Task brief:
Print each record below word for word.

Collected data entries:
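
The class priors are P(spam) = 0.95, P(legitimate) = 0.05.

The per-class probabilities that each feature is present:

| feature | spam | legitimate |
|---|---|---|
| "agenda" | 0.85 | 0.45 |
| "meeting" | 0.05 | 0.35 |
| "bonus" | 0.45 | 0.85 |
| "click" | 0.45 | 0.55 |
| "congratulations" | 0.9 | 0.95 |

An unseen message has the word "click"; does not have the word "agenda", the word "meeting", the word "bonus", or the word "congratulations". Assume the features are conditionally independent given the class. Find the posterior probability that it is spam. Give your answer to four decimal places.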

The answer:
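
The class priors are P(spam) = 0.95, P(legitimate) = 0.05.

The per-class probabilities that each feature is present:

| feature | spam | legitimate |
|---|---|---|
| "agenda" | 0.85 | 0.45 |
| "meeting" | 0.05 | 0.35 |
| "bonus" | 0.45 | 0.85 |
| "click" | 0.45 | 0.55 |
| "congratulations" | 0.9 | 0.95 |

An unseen message has the word "click"; does not have the word "agenda", the word "meeting", the word "bonus", or the word "congratulations". Assume the features are conditionally independent given the class. Find the posterior probability that it is spam. Give your answer to four decimal places.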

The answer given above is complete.